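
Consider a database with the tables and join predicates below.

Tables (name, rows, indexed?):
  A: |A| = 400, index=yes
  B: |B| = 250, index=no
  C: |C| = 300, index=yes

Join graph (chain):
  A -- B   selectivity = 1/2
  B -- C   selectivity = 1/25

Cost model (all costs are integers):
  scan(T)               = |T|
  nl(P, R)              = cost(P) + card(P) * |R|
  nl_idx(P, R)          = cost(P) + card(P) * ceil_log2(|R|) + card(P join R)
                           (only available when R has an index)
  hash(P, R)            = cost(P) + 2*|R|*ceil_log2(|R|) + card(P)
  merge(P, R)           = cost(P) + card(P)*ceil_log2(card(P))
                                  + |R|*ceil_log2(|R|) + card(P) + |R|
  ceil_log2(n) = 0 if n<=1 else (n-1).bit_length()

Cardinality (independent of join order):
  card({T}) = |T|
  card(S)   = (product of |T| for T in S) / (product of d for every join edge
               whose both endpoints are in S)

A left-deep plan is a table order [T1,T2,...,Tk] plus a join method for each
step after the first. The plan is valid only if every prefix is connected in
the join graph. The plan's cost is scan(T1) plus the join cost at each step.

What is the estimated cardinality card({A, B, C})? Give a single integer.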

#####

▶ _What you need to do_:
Return each line of the data where the word "order" appears.

▶ _Expected answer_:
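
Cardinality (independent of join order):
A left-deep plan is a table order [T1,T2,...,Tk] plus a join method for each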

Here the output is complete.